Copy out the lines of the records below, and only those lines, from the one with "Newick string: ((Z,V,(B,U)),S,(J,(T,E)));" through the one with "Newick string: (D,X,((R,U,(C,V,Q,P)),(Z,W)));", exactly as they appear.

___ Data for this exercise ___

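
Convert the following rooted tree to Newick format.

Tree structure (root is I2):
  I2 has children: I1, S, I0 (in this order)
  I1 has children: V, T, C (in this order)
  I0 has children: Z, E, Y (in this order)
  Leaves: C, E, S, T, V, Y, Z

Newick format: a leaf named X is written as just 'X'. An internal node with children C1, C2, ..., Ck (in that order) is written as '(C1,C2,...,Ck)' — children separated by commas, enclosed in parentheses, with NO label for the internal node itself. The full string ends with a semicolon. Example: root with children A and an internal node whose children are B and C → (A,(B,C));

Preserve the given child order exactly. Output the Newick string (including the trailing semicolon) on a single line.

Answer: ((V,T,C),S,(Z,E,Y));

Derivation:
internal I2 with children ['I1', 'S', 'I0']
  internal I1 with children ['V', 'T', 'C']
    leaf 'V' → 'V'
    leaf 'T' → 'T'
    leaf 'C' → 'C'
  → '(V,T,C)'
  leaf 'S' → 'S'
  internal I0 with children ['Z', 'E', 'Y']
    leaf 'Z' → 'Z'
    leaf 'E' → 'E'
    leaf 'Y' → 'Y'
  → '(Z,E,Y)'
→ '((V,T,C),S,(Z,E,Y))'
Final: ((V,T,C),S,(Z,E,Y));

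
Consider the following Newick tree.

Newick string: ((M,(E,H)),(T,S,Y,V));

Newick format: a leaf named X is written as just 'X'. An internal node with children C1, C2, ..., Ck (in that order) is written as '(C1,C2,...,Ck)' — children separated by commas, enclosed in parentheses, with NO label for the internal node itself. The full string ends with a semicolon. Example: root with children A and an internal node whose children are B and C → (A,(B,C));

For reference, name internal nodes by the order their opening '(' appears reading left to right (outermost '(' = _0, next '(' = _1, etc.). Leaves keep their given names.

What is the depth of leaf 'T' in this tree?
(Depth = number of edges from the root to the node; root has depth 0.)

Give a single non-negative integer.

Newick: ((M,(E,H)),(T,S,Y,V));
Naming internals by '(' encounter order: outermost '(' = _0, next = _1, ...
Query node: T
Path from root: _0 -> _3 -> T
Depth of T: 2 (number of edges from root)

Answer: 2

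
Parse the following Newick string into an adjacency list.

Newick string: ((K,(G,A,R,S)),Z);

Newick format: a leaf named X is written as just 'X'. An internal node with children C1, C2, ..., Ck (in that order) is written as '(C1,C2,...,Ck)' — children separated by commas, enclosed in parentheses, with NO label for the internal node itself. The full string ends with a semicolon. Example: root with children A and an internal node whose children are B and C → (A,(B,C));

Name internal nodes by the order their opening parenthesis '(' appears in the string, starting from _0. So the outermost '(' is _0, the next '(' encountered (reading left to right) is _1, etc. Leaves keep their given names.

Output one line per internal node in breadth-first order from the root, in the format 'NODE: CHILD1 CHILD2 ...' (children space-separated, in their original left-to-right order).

Input: ((K,(G,A,R,S)),Z);
Scanning left-to-right, naming '(' by encounter order:
  pos 0: '(' -> open internal node _0 (depth 1)
  pos 1: '(' -> open internal node _1 (depth 2)
  pos 4: '(' -> open internal node _2 (depth 3)
  pos 12: ')' -> close internal node _2 (now at depth 2)
  pos 13: ')' -> close internal node _1 (now at depth 1)
  pos 16: ')' -> close internal node _0 (now at depth 0)
Total internal nodes: 3
BFS adjacency from root:
  _0: _1 Z
  _1: K _2
  _2: G A R S

Answer: _0: _1 Z
_1: K _2
_2: G A R S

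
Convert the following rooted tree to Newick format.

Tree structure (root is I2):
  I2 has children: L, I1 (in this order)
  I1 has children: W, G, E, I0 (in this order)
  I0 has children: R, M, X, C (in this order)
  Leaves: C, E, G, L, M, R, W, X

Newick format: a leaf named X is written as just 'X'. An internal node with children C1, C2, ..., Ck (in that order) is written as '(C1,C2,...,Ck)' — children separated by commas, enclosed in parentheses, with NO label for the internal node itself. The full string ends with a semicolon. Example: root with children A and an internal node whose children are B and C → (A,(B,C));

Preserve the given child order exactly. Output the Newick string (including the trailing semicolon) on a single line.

Answer: (L,(W,G,E,(R,M,X,C)));

Derivation:
internal I2 with children ['L', 'I1']
  leaf 'L' → 'L'
  internal I1 with children ['W', 'G', 'E', 'I0']
    leaf 'W' → 'W'
    leaf 'G' → 'G'
    leaf 'E' → 'E'
    internal I0 with children ['R', 'M', 'X', 'C']
      leaf 'R' → 'R'
      leaf 'M' → 'M'
      leaf 'X' → 'X'
      leaf 'C' → 'C'
    → '(R,M,X,C)'
  → '(W,G,E,(R,M,X,C))'
→ '(L,(W,G,E,(R,M,X,C)))'
Final: (L,(W,G,E,(R,M,X,C)));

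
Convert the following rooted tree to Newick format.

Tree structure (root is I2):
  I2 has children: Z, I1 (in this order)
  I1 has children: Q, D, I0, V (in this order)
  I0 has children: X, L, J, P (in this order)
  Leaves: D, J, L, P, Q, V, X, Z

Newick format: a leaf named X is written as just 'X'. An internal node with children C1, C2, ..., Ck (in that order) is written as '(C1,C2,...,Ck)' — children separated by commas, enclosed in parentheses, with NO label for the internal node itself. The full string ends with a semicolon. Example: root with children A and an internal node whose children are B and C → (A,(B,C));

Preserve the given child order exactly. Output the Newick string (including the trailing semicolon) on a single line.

internal I2 with children ['Z', 'I1']
  leaf 'Z' → 'Z'
  internal I1 with children ['Q', 'D', 'I0', 'V']
    leaf 'Q' → 'Q'
    leaf 'D' → 'D'
    internal I0 with children ['X', 'L', 'J', 'P']
      leaf 'X' → 'X'
      leaf 'L' → 'L'
      leaf 'J' → 'J'
      leaf 'P' → 'P'
    → '(X,L,J,P)'
    leaf 'V' → 'V'
  → '(Q,D,(X,L,J,P),V)'
→ '(Z,(Q,D,(X,L,J,P),V))'
Final: (Z,(Q,D,(X,L,J,P),V));

Answer: (Z,(Q,D,(X,L,J,P),V));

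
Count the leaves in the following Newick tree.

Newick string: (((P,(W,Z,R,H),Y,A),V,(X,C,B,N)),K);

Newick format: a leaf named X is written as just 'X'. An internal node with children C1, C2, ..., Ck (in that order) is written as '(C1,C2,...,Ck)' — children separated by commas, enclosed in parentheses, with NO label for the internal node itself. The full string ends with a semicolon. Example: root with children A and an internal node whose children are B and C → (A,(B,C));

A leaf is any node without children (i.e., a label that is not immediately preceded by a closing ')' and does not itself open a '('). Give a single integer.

Answer: 13

Derivation:
Newick: (((P,(W,Z,R,H),Y,A),V,(X,C,B,N)),K);
Scan left-to-right; a leaf is any maximal label run not followed by '(':
  pos 3: leaf 'P' → count = 1
  pos 6: leaf 'W' → count = 2
  pos 8: leaf 'Z' → count = 3
  pos 10: leaf 'R' → count = 4
  pos 12: leaf 'H' → count = 5
  pos 15: leaf 'Y' → count = 6
  pos 17: leaf 'A' → count = 7
  pos 20: leaf 'V' → count = 8
  pos 23: leaf 'X' → count = 9
  pos 25: leaf 'C' → count = 10
  pos 27: leaf 'B' → count = 11
  pos 29: leaf 'N' → count = 12
  pos 33: leaf 'K' → count = 13
Total leaves: 13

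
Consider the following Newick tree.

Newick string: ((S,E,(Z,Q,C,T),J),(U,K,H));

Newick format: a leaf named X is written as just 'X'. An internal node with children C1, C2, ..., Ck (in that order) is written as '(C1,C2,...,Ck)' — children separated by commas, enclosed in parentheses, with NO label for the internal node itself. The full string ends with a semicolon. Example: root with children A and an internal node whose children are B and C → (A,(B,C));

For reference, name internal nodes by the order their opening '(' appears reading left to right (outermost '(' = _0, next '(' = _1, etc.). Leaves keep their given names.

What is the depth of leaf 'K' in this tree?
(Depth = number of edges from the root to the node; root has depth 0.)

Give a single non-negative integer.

Answer: 2

Derivation:
Newick: ((S,E,(Z,Q,C,T),J),(U,K,H));
Naming internals by '(' encounter order: outermost '(' = _0, next = _1, ...
Query node: K
Path from root: _0 -> _3 -> K
Depth of K: 2 (number of edges from root)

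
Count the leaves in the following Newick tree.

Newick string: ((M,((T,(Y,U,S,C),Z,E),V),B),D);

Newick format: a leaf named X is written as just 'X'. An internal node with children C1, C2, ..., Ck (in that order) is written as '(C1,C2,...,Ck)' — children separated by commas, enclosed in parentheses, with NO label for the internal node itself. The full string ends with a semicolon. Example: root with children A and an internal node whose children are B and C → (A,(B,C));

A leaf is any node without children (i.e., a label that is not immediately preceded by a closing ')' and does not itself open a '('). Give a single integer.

Newick: ((M,((T,(Y,U,S,C),Z,E),V),B),D);
Scan left-to-right; a leaf is any maximal label run not followed by '(':
  pos 2: leaf 'M' → count = 1
  pos 6: leaf 'T' → count = 2
  pos 9: leaf 'Y' → count = 3
  pos 11: leaf 'U' → count = 4
  pos 13: leaf 'S' → count = 5
  pos 15: leaf 'C' → count = 6
  pos 18: leaf 'Z' → count = 7
  pos 20: leaf 'E' → count = 8
  pos 23: leaf 'V' → count = 9
  pos 26: leaf 'B' → count = 10
  pos 29: leaf 'D' → count = 11
Total leaves: 11

Answer: 11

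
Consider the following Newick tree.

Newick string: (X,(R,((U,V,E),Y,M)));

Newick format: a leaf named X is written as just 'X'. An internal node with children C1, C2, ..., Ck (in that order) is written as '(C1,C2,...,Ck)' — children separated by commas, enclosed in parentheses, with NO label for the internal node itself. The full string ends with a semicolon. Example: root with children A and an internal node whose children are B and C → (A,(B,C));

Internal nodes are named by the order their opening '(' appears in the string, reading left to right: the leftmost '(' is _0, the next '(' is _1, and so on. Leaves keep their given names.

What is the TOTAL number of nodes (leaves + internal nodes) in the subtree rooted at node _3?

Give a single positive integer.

Answer: 4

Derivation:
Newick: (X,(R,((U,V,E),Y,M)));
Locate _3: it is the '(' at position 7 (the 4th '(' reading left to right).
Query: subtree rooted at _3
_3: subtree_size = 1 + 3
  U: subtree_size = 1 + 0
  V: subtree_size = 1 + 0
  E: subtree_size = 1 + 0
Total subtree size of _3: 4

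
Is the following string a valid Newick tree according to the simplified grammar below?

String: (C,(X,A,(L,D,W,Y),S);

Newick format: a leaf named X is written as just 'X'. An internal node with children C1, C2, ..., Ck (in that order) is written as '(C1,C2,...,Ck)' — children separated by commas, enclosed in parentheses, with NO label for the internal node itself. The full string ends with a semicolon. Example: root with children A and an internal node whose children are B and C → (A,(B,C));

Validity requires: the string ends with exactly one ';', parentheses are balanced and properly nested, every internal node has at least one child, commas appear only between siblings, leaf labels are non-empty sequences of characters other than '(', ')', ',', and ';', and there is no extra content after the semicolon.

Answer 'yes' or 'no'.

Input: (C,(X,A,(L,D,W,Y),S);
Paren balance: 3 '(' vs 2 ')' MISMATCH
Ends with single ';': True
Full parse: FAILS (expected , or ) at pos 20)
Valid: False

Answer: no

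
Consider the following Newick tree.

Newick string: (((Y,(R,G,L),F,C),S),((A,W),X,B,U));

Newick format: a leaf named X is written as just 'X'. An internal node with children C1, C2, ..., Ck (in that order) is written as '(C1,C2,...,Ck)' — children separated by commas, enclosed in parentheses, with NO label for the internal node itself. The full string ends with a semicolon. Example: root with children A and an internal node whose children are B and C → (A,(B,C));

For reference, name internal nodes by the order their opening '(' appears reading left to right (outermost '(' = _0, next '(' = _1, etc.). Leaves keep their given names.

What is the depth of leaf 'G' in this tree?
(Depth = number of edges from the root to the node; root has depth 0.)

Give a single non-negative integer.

Answer: 4

Derivation:
Newick: (((Y,(R,G,L),F,C),S),((A,W),X,B,U));
Naming internals by '(' encounter order: outermost '(' = _0, next = _1, ...
Query node: G
Path from root: _0 -> _1 -> _2 -> _3 -> G
Depth of G: 4 (number of edges from root)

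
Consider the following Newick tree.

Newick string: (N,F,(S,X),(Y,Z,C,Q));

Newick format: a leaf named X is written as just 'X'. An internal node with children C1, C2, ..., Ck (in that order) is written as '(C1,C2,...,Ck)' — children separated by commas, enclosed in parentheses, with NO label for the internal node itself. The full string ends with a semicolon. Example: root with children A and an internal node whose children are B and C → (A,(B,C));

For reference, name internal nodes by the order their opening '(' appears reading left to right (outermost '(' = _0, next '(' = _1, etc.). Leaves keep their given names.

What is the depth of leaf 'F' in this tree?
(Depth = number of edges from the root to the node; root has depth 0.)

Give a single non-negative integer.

Newick: (N,F,(S,X),(Y,Z,C,Q));
Naming internals by '(' encounter order: outermost '(' = _0, next = _1, ...
Query node: F
Path from root: _0 -> F
Depth of F: 1 (number of edges from root)

Answer: 1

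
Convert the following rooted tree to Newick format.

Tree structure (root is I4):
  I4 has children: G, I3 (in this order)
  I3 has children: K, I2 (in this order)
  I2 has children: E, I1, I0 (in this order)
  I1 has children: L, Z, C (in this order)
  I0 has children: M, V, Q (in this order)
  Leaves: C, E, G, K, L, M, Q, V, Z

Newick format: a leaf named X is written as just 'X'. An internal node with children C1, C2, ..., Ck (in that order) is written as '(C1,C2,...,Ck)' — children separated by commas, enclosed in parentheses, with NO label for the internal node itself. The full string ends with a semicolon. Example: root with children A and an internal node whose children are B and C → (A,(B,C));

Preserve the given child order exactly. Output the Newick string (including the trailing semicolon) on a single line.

internal I4 with children ['G', 'I3']
  leaf 'G' → 'G'
  internal I3 with children ['K', 'I2']
    leaf 'K' → 'K'
    internal I2 with children ['E', 'I1', 'I0']
      leaf 'E' → 'E'
      internal I1 with children ['L', 'Z', 'C']
        leaf 'L' → 'L'
        leaf 'Z' → 'Z'
        leaf 'C' → 'C'
      → '(L,Z,C)'
      internal I0 with children ['M', 'V', 'Q']
        leaf 'M' → 'M'
        leaf 'V' → 'V'
        leaf 'Q' → 'Q'
      → '(M,V,Q)'
    → '(E,(L,Z,C),(M,V,Q))'
  → '(K,(E,(L,Z,C),(M,V,Q)))'
→ '(G,(K,(E,(L,Z,C),(M,V,Q))))'
Final: (G,(K,(E,(L,Z,C),(M,V,Q))));

Answer: (G,(K,(E,(L,Z,C),(M,V,Q))));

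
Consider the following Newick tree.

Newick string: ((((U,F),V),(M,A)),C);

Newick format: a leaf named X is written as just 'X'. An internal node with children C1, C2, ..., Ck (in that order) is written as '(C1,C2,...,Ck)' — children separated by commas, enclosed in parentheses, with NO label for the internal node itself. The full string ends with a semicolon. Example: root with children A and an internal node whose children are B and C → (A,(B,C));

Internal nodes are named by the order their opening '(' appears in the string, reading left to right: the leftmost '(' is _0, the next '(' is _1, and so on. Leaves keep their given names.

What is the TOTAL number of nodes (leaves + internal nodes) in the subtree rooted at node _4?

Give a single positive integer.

Newick: ((((U,F),V),(M,A)),C);
Locate _4: it is the '(' at position 12 (the 5th '(' reading left to right).
Query: subtree rooted at _4
_4: subtree_size = 1 + 2
  M: subtree_size = 1 + 0
  A: subtree_size = 1 + 0
Total subtree size of _4: 3

Answer: 3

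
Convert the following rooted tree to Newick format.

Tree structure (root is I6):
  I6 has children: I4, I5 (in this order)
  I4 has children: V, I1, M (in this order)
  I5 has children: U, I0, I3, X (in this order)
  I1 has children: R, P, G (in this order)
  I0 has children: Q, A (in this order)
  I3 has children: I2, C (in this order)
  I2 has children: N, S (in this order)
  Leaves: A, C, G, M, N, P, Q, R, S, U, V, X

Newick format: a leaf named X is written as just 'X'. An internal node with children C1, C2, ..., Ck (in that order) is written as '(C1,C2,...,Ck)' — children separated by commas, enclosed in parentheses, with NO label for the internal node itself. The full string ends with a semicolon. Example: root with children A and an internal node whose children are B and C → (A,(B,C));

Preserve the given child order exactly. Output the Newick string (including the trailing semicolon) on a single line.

internal I6 with children ['I4', 'I5']
  internal I4 with children ['V', 'I1', 'M']
    leaf 'V' → 'V'
    internal I1 with children ['R', 'P', 'G']
      leaf 'R' → 'R'
      leaf 'P' → 'P'
      leaf 'G' → 'G'
    → '(R,P,G)'
    leaf 'M' → 'M'
  → '(V,(R,P,G),M)'
  internal I5 with children ['U', 'I0', 'I3', 'X']
    leaf 'U' → 'U'
    internal I0 with children ['Q', 'A']
      leaf 'Q' → 'Q'
      leaf 'A' → 'A'
    → '(Q,A)'
    internal I3 with children ['I2', 'C']
      internal I2 with children ['N', 'S']
        leaf 'N' → 'N'
        leaf 'S' → 'S'
      → '(N,S)'
      leaf 'C' → 'C'
    → '((N,S),C)'
    leaf 'X' → 'X'
  → '(U,(Q,A),((N,S),C),X)'
→ '((V,(R,P,G),M),(U,(Q,A),((N,S),C),X))'
Final: ((V,(R,P,G),M),(U,(Q,A),((N,S),C),X));

Answer: ((V,(R,P,G),M),(U,(Q,A),((N,S),C),X));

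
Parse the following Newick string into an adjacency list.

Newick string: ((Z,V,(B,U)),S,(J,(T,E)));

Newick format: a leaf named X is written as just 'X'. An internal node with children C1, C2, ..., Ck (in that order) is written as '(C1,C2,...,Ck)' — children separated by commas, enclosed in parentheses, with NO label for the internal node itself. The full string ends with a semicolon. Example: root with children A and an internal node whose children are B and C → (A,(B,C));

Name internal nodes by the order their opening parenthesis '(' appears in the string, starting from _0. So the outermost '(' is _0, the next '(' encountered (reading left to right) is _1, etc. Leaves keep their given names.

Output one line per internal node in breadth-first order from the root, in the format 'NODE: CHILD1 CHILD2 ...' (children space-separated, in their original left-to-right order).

Answer: _0: _1 S _3
_1: Z V _2
_3: J _4
_2: B U
_4: T E

Derivation:
Input: ((Z,V,(B,U)),S,(J,(T,E)));
Scanning left-to-right, naming '(' by encounter order:
  pos 0: '(' -> open internal node _0 (depth 1)
  pos 1: '(' -> open internal node _1 (depth 2)
  pos 6: '(' -> open internal node _2 (depth 3)
  pos 10: ')' -> close internal node _2 (now at depth 2)
  pos 11: ')' -> close internal node _1 (now at depth 1)
  pos 15: '(' -> open internal node _3 (depth 2)
  pos 18: '(' -> open internal node _4 (depth 3)
  pos 22: ')' -> close internal node _4 (now at depth 2)
  pos 23: ')' -> close internal node _3 (now at depth 1)
  pos 24: ')' -> close internal node _0 (now at depth 0)
Total internal nodes: 5
BFS adjacency from root:
  _0: _1 S _3
  _1: Z V _2
  _3: J _4
  _2: B U
  _4: T E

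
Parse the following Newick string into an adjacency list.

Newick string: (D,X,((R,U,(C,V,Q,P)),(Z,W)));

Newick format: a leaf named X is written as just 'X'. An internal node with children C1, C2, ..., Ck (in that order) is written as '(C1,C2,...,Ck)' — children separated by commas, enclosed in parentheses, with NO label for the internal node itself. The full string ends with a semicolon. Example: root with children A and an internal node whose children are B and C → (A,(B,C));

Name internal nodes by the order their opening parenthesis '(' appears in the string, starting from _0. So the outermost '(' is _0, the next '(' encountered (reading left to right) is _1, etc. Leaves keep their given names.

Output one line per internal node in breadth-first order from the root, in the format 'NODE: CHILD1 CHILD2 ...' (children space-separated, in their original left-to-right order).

Answer: _0: D X _1
_1: _2 _4
_2: R U _3
_4: Z W
_3: C V Q P

Derivation:
Input: (D,X,((R,U,(C,V,Q,P)),(Z,W)));
Scanning left-to-right, naming '(' by encounter order:
  pos 0: '(' -> open internal node _0 (depth 1)
  pos 5: '(' -> open internal node _1 (depth 2)
  pos 6: '(' -> open internal node _2 (depth 3)
  pos 11: '(' -> open internal node _3 (depth 4)
  pos 19: ')' -> close internal node _3 (now at depth 3)
  pos 20: ')' -> close internal node _2 (now at depth 2)
  pos 22: '(' -> open internal node _4 (depth 3)
  pos 26: ')' -> close internal node _4 (now at depth 2)
  pos 27: ')' -> close internal node _1 (now at depth 1)
  pos 28: ')' -> close internal node _0 (now at depth 0)
Total internal nodes: 5
BFS adjacency from root:
  _0: D X _1
  _1: _2 _4
  _2: R U _3
  _4: Z W
  _3: C V Q P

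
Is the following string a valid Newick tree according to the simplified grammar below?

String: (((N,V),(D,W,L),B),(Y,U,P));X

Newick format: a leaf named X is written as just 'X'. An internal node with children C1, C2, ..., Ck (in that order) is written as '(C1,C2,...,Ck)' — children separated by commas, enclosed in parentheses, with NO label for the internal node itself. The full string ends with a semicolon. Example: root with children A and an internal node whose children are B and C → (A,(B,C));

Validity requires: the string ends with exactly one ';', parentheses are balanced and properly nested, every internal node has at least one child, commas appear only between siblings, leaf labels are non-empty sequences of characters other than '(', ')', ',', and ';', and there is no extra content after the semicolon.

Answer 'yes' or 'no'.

Input: (((N,V),(D,W,L),B),(Y,U,P));X
Paren balance: 5 '(' vs 5 ')' OK
Ends with single ';': False
Full parse: FAILS (must end with ;)
Valid: False

Answer: no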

___

Task solution:
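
Newick string: ((Z,V,(B,U)),S,(J,(T,E)));

Newick format: a leaf named X is written as just 'X'. An internal node with children C1, C2, ..., Ck (in that order) is written as '(C1,C2,...,Ck)' — children separated by commas, enclosed in parentheses, with NO label for the internal node itself. The full string ends with a semicolon. Example: root with children A and an internal node whose children are B and C → (A,(B,C));

Name internal nodes by the order their opening parenthesis '(' appears in the string, starting from _0. So the outermost '(' is _0, the next '(' encountered (reading left to right) is _1, etc. Leaves keep their given names.

Output one line per internal node in breadth-first order from the root, in the format 'NODE: CHILD1 CHILD2 ...' (children space-separated, in their original left-to-right order).

Answer: _0: _1 S _3
_1: Z V _2
_3: J _4
_2: B U
_4: T E

Derivation:
Input: ((Z,V,(B,U)),S,(J,(T,E)));
Scanning left-to-right, naming '(' by encounter order:
  pos 0: '(' -> open internal node _0 (depth 1)
  pos 1: '(' -> open internal node _1 (depth 2)
  pos 6: '(' -> open internal node _2 (depth 3)
  pos 10: ')' -> close internal node _2 (now at depth 2)
  pos 11: ')' -> close internal node _1 (now at depth 1)
  pos 15: '(' -> open internal node _3 (depth 2)
  pos 18: '(' -> open internal node _4 (depth 3)
  pos 22: ')' -> close internal node _4 (now at depth 2)
  pos 23: ')' -> close internal node _3 (now at depth 1)
  pos 24: ')' -> close internal node _0 (now at depth 0)
Total internal nodes: 5
BFS adjacency from root:
  _0: _1 S _3
  _1: Z V _2
  _3: J _4
  _2: B U
  _4: T E

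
Parse the following Newick string into an adjacency list.

Newick string: (D,X,((R,U,(C,V,Q,P)),(Z,W)));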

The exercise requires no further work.